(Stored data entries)

================================

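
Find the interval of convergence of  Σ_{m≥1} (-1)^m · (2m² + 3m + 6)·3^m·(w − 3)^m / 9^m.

(0, 6)

The ratio of consecutive coefficients is [(2(m+1)² + 3(m+1) + 6)/(2m² + 3m + 6)] · 3/9 → 1/3.
Thus R = 1/(1/3) = 3.
Check w = 6: the m-th term does not approach 0; divergence by the term test.
Check w = 0: the terms do not tend to 0, so the series diverges.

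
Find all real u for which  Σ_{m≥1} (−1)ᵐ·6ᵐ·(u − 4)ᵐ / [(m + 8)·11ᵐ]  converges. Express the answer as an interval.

The ratio of consecutive coefficients is [(m + 8)/((m+1) + 8)] · 6/11 → 6/11.
Thus R = 1/(6/11) = 11/6.
Check u = 35/6: an alternating series whose terms decrease to 0 in absolute value, so it converges by the Leibniz criterion.
Check u = 13/6: the terms behave like c/m; limit comparison with the harmonic series gives divergence.

(13/6, 35/6]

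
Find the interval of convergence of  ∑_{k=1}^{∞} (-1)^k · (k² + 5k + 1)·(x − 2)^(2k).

Apply the ratio test: |a_{k+1}| / |a_k| = ((k+1)² + 5(k+1) + 1)/(k² + 5k + 1), which tends to 1 as k → ∞.
Writing y = (x − 2)², the series in y has radius 1, so |x − 2| < √(1) = 1 and R = 1.
Check x = 3: the terms do not tend to 0, so the series diverges.
Endpoint x = 1: the terms do not tend to 0, so the series diverges.

(1, 3)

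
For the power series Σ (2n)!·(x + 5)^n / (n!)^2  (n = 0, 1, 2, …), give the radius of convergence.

R = 1/4

Apply the ratio test: |a_{n+1}| / |a_n| = (2n+1)·(2n+2)/(n+1)², which tends to 4 as n → ∞.
The series converges when 4 · |x + 5| < 1, giving R = 1/4.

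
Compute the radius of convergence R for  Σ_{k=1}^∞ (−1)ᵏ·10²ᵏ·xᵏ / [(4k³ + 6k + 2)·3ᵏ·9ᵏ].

R = 27/100

Apply the ratio test: |a_{k+1}| / |a_k| = [(4k³ + 6k + 2)/(4(k+1)³ + 6(k+1) + 2)] · 100/(3·9), which tends to 100/27 as k → ∞.
The series converges when 100/27 · |x| < 1, giving R = 27/100.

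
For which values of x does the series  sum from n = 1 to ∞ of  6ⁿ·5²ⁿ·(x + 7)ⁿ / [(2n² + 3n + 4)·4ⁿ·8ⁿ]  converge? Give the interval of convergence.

The ratio of consecutive coefficients is [(2n² + 3n + 4)/(2(n+1)² + 3(n+1) + 4)] · 6·25/(4·8) → 75/16.
Thus R = 1/(75/16) = 16/75.
When x = -509/75, the series is dominated by a constant times Σ 1/n², which converges (p = 2 > 1).
When x = -541/75, absolute convergence follows by limit comparison with Σ 1/n².

[-541/75, -509/75]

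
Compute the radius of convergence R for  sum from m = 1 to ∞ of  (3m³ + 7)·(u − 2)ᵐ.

The ratio of consecutive coefficients is (3(m+1)³ + 7)/(3m³ + 7) → 1.
Convergence for |u − 2| < 1, so R = 1.

R = 1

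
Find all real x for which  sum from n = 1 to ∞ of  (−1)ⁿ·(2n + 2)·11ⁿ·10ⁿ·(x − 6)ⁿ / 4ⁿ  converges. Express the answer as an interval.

Ratio test: |a_{n+1}/a_n| = [(2(n+1) + 2)/(2n + 2)] · 11·10/4 → 55/2 as n → ∞.
Convergence for |x − 6| · 55/2 < 1, i.e. |x − 6| < 2/55. So R = 2/55.
At x = 332/55: the n-th term does not approach 0; divergence by the term test.
Endpoint x = 328/55: the n-th term does not approach 0; divergence by the term test.

(328/55, 332/55)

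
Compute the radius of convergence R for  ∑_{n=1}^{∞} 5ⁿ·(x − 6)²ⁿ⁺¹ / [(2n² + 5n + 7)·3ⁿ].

The ratio of consecutive coefficients is [(2n² + 5n + 7)/(2(n+1)² + 5(n+1) + 7)] · 5/3 → 5/3.
Since the exponent of (x − 6) increases by 2 each term, convergence requires |x − 6|² < 3/5, hence R = √15/5.

R = √15/5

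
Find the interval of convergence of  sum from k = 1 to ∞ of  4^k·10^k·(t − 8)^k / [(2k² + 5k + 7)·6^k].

The ratio of consecutive coefficients is [(2k² + 5k + 7)/(2(k+1)² + 5(k+1) + 7)] · 4·10/6 → 20/3.
Hence the series converges for |t − 8| < 1/(20/3) = 3/20, so the radius of convergence is 3/20.
At t = 163/20: the terms are on the order of 1/k², so the series converges absolutely by comparison with the p-series (p = 2 > 1).
Endpoint t = 157/20: absolute convergence follows by limit comparison with Σ 1/k².

[157/20, 163/20]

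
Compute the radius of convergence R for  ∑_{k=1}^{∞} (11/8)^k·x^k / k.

Ratio test: |a_{k+1}/a_k| = [k/(k+1)] · 11/8 → 11/8 as k → ∞.
Hence the series converges for |x| < 1/(11/8) = 8/11, so the radius of convergence is 8/11.

R = 8/11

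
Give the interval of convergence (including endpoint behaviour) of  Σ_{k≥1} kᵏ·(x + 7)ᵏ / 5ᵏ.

Root test: |a_k|^(1/k) = k/5 → ∞.
The root grows without bound, so R = 0 (convergence only at x = -7).

{-7}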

================================

Reproduce each line above without any alteration.

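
Find the interval of convergence of  Σ_{m≥1} (-1)^m · (2m² + 3m + 6)·3^m·(w − 3)^m / 9^m.

(0, 6)

The ratio of consecutive coefficients is [(2(m+1)² + 3(m+1) + 6)/(2m² + 3m + 6)] · 3/9 → 1/3.
Thus R = 1/(1/3) = 3.
Check w = 6: the m-th term does not approach 0; divergence by the term test.
Check w = 0: the terms do not tend to 0, so the series diverges.

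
Find all real u for which  Σ_{m≥1} (−1)ᵐ·6ᵐ·(u − 4)ᵐ / [(m + 8)·11ᵐ]  converges. Express the answer as an interval.

The ratio of consecutive coefficients is [(m + 8)/((m+1) + 8)] · 6/11 → 6/11.
Thus R = 1/(6/11) = 11/6.
Check u = 35/6: an alternating series whose terms decrease to 0 in absolute value, so it converges by the Leibniz criterion.
Check u = 13/6: the terms behave like c/m; limit comparison with the harmonic series gives divergence.

(13/6, 35/6]

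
Find the interval of convergence of  ∑_{k=1}^{∞} (-1)^k · (k² + 5k + 1)·(x − 2)^(2k).

Apply the ratio test: |a_{k+1}| / |a_k| = ((k+1)² + 5(k+1) + 1)/(k² + 5k + 1), which tends to 1 as k → ∞.
Writing y = (x − 2)², the series in y has radius 1, so |x − 2| < √(1) = 1 and R = 1.
Check x = 3: the terms do not tend to 0, so the series diverges.
Endpoint x = 1: the terms do not tend to 0, so the series diverges.

(1, 3)

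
For the power series Σ (2n)!·(x + 5)^n / (n!)^2  (n = 0, 1, 2, …), give the radius of convergence.

R = 1/4

Apply the ratio test: |a_{n+1}| / |a_n| = (2n+1)·(2n+2)/(n+1)², which tends to 4 as n → ∞.
The series converges when 4 · |x + 5| < 1, giving R = 1/4.

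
Compute the radius of convergence R for  Σ_{k=1}^∞ (−1)ᵏ·10²ᵏ·xᵏ / [(4k³ + 6k + 2)·3ᵏ·9ᵏ].

R = 27/100

Apply the ratio test: |a_{k+1}| / |a_k| = [(4k³ + 6k + 2)/(4(k+1)³ + 6(k+1) + 2)] · 100/(3·9), which tends to 100/27 as k → ∞.
The series converges when 100/27 · |x| < 1, giving R = 27/100.

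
For which values of x does the series  sum from n = 1 to ∞ of  6ⁿ·5²ⁿ·(x + 7)ⁿ / [(2n² + 3n + 4)·4ⁿ·8ⁿ]  converge? Give the interval of convergence.

The ratio of consecutive coefficients is [(2n² + 3n + 4)/(2(n+1)² + 3(n+1) + 4)] · 6·25/(4·8) → 75/16.
Thus R = 1/(75/16) = 16/75.
When x = -509/75, the series is dominated by a constant times Σ 1/n², which converges (p = 2 > 1).
When x = -541/75, absolute convergence follows by limit comparison with Σ 1/n².

[-541/75, -509/75]

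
Compute the radius of convergence R for  sum from m = 1 to ∞ of  (3m³ + 7)·(u − 2)ᵐ.

The ratio of consecutive coefficients is (3(m+1)³ + 7)/(3m³ + 7) → 1.
Convergence for |u − 2| < 1, so R = 1.

R = 1

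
Find all real x for which  sum from n = 1 to ∞ of  (−1)ⁿ·(2n + 2)·11ⁿ·10ⁿ·(x − 6)ⁿ / 4ⁿ  converges. Express the answer as an interval.

Ratio test: |a_{n+1}/a_n| = [(2(n+1) + 2)/(2n + 2)] · 11·10/4 → 55/2 as n → ∞.
Convergence for |x − 6| · 55/2 < 1, i.e. |x − 6| < 2/55. So R = 2/55.
At x = 332/55: the n-th term does not approach 0; divergence by the term test.
Endpoint x = 328/55: the n-th term does not approach 0; divergence by the term test.

(328/55, 332/55)

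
Compute the radius of convergence R for  ∑_{n=1}^{∞} 5ⁿ·(x − 6)²ⁿ⁺¹ / [(2n² + 5n + 7)·3ⁿ].

The ratio of consecutive coefficients is [(2n² + 5n + 7)/(2(n+1)² + 5(n+1) + 7)] · 5/3 → 5/3.
Since the exponent of (x − 6) increases by 2 each term, convergence requires |x − 6|² < 3/5, hence R = √15/5.

R = √15/5

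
Find the interval of convergence of  sum from k = 1 to ∞ of  4^k·10^k·(t − 8)^k / [(2k² + 5k + 7)·6^k].

The ratio of consecutive coefficients is [(2k² + 5k + 7)/(2(k+1)² + 5(k+1) + 7)] · 4·10/6 → 20/3.
Hence the series converges for |t − 8| < 1/(20/3) = 3/20, so the radius of convergence is 3/20.
At t = 163/20: the terms are on the order of 1/k², so the series converges absolutely by comparison with the p-series (p = 2 > 1).
Endpoint t = 157/20: absolute convergence follows by limit comparison with Σ 1/k².

[157/20, 163/20]

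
Compute the radius of convergence R for  ∑_{k=1}^{∞} (11/8)^k·x^k / k.

Ratio test: |a_{k+1}/a_k| = [k/(k+1)] · 11/8 → 11/8 as k → ∞.
Hence the series converges for |x| < 1/(11/8) = 8/11, so the radius of convergence is 8/11.

R = 8/11

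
Give the interval of convergence (including endpoint behaviour) of  Σ_{k≥1} kᵏ·(x + 7)ᵏ / 5ᵏ.

Root test: |a_k|^(1/k) = k/5 → ∞.
The root grows without bound, so R = 0 (convergence only at x = -7).

{-7}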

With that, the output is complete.